▶ **WORK TASK**: Your answer should hold exactly the lines from the one with "What are the" through the final line of the data below, reproduced as written.

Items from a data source
+ + + + + + +
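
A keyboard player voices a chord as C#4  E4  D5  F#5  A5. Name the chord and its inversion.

The pitch classes C#, E, D, F#, A arrange in thirds as D–F#–A–C#–E: a D major ninth chord.
The lowest note is C#, the seventh of the chord, so this is third inversion.

D major ninth, third inversion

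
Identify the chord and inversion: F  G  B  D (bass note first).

The pitch classes F, G, B, D arrange in thirds as G–B–D–F: a G dominant seventh chord.
F is the seventh of G dominant seventh; seventh in the bass means third inversion (figured bass 4/2).

G dominant seventh, third inversion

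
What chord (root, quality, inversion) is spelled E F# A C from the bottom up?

The pitch classes E, F#, A, C arrange in thirds as F#–A–C–E: an F# half-diminished seventh chord.
The lowest note is E, the seventh of the chord, so this is third inversion (figured bass 4/2).

F# half-diminished seventh, third inversion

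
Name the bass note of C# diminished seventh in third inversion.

The seventh of C# diminished seventh (C#–E–G–Bb) is Bb; that is the bass in third inversion.

Bb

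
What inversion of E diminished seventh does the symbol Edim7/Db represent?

third inversion

Edim7/Db means E diminished seventh with Db in the bass. Db is the seventh of E diminished seventh (E–G–Bb–Db), so this is third inversion.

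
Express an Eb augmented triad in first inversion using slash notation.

First inversion of Eb augmented has the third (G) in the bass. As a slash chord: Ebaug/G.

Ebaug/G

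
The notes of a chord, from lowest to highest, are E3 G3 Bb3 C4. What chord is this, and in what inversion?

C dominant seventh, first inversion

Reducing to letter names: E, G, Bb, C. These stack in thirds as C–E–G–Bb — a C dominant seventh chord.
E is the third of C dominant seventh; third in the bass means first inversion (figured bass 6/5).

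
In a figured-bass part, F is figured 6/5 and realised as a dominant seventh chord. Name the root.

The figures 6/5 mean the third of the chord is in the bass. If F is the third of a dominant seventh chord, the root is Db (chord tones Db–F–Ab–Cb).

Db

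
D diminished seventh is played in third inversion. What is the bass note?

In third inversion the seventh is lowest. For D diminished seventh (D–F–Ab–Cb) that is Cb.

Cb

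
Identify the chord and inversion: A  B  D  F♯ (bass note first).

B minor seventh, third inversion

The pitch classes A, B, D, F# arrange in thirds as B–D–F#–A: a B minor seventh chord.
A is the seventh of B minor seventh; seventh in the bass means third inversion (figured bass 4/2).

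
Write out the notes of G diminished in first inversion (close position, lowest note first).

Spelling G diminished: G–Bb–Db. In first inversion the third is bass, giving Bb, Db, G from the bottom.

Bb, Db, G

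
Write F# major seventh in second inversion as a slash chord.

Second inversion of F# major seventh has the fifth (C#) in the bass. As a slash chord: F#maj7/C#.

F#maj7/C#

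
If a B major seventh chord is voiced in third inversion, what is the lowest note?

A#

B major seventh is B–D#–F#–A#. Third inversion places the seventh in the bass: A#.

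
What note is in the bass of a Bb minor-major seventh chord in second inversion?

F

Bb minor-major seventh is Bb–Db–F–A. Second inversion places the fifth in the bass: F.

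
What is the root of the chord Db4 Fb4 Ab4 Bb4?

Bb

The distinct letter names are Db, Fb, Ab, Bb. Arranged as a stack of thirds they read Bb–Db–Fb–Ab, so Bb is the root (a Bb half-diminished seventh chord).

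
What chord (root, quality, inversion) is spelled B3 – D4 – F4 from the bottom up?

Reducing to letter names: B, D, F. These stack in thirds as B–D–F — a B diminished triad.
B is the root of B diminished; root in the bass means root position (figured bass 5/3).

B diminished, root position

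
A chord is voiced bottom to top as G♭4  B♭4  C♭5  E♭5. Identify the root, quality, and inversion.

Cb major seventh, second inversion

The distinct note names are Gb, Bb, Cb, Eb. Stacked in thirds they read Cb–Eb–Gb–Bb, which is a major seventh chord on Cb.
Gb is the fifth of Cb major seventh; fifth in the bass means second inversion (figured bass 4/3).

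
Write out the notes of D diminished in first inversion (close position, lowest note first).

The chord tones are D–F–Ab. With the third (F) lowest for first inversion: F, Ab, D.

F, Ab, D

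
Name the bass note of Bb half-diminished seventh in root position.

In root position the root is lowest. For Bb half-diminished seventh (Bb–Db–Fb–Ab) that is Bb.

Bb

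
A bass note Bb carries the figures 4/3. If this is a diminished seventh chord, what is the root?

The figures 4/3 mean the fifth of the chord is in the bass. If Bb is the fifth of a diminished seventh chord, the root is E (chord tones E–G–Bb–Db).

E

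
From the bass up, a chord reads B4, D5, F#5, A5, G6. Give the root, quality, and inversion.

G major ninth, first inversion

The pitch classes B, D, F#, A, G arrange in thirds as G–B–D–F#–A: a G major ninth chord.
The lowest note is B, the third of the chord, so this is first inversion.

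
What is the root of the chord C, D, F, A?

D

C, D, F, A are the tones of a D minor seventh chord (D–F–A–C), making D the root.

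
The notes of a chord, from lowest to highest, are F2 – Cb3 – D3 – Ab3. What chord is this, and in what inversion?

The pitch classes F, Cb, D, Ab arrange in thirds as D–F–Ab–Cb: a D diminished seventh chord.
F is the third of D diminished seventh; third in the bass means first inversion (figured bass 6/5).

D diminished seventh, first inversion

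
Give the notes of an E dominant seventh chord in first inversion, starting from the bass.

G#, B, D, E

E dominant seventh is E–G#–B–D. First inversion puts the third (G#) in the bass, with the remaining tones above: G#, B, D, E.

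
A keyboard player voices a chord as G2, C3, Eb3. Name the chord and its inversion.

C minor, second inversion

The pitch classes G, C, Eb arrange in thirds as C–Eb–G: a C minor triad.
G is the fifth of C minor; fifth in the bass means second inversion (figured bass 6/4).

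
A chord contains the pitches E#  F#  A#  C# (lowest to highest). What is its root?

The distinct letter names are E#, F#, A#, C#. Arranged as a stack of thirds they read F#–A#–C#–E#, so F# is the root (an F# major seventh chord).

F#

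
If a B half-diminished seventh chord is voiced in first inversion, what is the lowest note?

D

In first inversion the third is lowest. For B half-diminished seventh (B–D–F–A) that is D.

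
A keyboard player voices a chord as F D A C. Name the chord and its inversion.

The pitch classes F, D, A, C arrange in thirds as D–F–A–C: a D minor seventh chord.
The lowest note is F, the third of the chord, so this is first inversion (figured bass 6/5).

D minor seventh, first inversion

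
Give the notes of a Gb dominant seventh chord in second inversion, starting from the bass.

Db, Fb, Gb, Bb

Gb dominant seventh is Gb–Bb–Db–Fb. Second inversion puts the fifth (Db) in the bass, with the remaining tones above: Db, Fb, Gb, Bb.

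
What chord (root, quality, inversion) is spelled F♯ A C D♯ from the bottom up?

Reducing to letter names: F#, A, C, D#. These stack in thirds as D#–F#–A–C — a D# diminished seventh chord.
The lowest note is F#, the third of the chord, so this is first inversion (figured bass 6/5).

D# diminished seventh, first inversion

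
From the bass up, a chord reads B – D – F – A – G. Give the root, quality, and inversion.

G dominant ninth, first inversion

Reducing to letter names: B, D, F, A, G. These stack in thirds as G–B–D–F–A — a G dominant ninth chord.
B is the third of G dominant ninth; third in the bass means first inversion.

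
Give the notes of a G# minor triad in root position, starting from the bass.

G# minor is G#–B–D#. Root position puts the root (G#) in the bass, with the remaining tones above: G#, B, D#.

G#, B, D#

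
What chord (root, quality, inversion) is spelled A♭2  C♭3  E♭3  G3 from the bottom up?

Ab minor-major seventh, root position

The pitch classes Ab, Cb, Eb, G arrange in thirds as Ab–Cb–Eb–G: an Ab minor-major seventh chord.
The lowest note is Ab, the root of the chord, so this is root position (figured bass 7).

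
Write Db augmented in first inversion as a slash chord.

First inversion of Db augmented has the third (F) in the bass. As a slash chord: Dbaug/F.

Dbaug/F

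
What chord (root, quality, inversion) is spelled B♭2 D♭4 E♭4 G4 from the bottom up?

The distinct note names are Bb, Db, Eb, G. Stacked in thirds they read Eb–G–Bb–Db, which is a dominant seventh chord on Eb.
Bb is the fifth of Eb dominant seventh; fifth in the bass means second inversion (figured bass 4/3).

Eb dominant seventh, second inversion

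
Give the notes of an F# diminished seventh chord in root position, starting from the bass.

F# diminished seventh is F#–A–C–Eb. Root position puts the root (F#) in the bass, with the remaining tones above: F#, A, C, Eb.

F#, A, C, Eb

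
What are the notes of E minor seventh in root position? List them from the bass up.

Spelling E minor seventh: E–G–B–D. In root position the root is bass, giving E, G, B, D from the bottom.

E, G, B, D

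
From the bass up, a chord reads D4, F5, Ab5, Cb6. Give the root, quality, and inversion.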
+ + + + + + +
▶ **ANSWER SECTION**:
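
What are the notes of E minor seventh in root position? List them from the bass up.

Spelling E minor seventh: E–G–B–D. In root position the root is bass, giving E, G, B, D from the bottom.

E, G, B, D

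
From the bass up, a chord reads D4, F5, Ab5, Cb6. Give the root, quality, and inversion.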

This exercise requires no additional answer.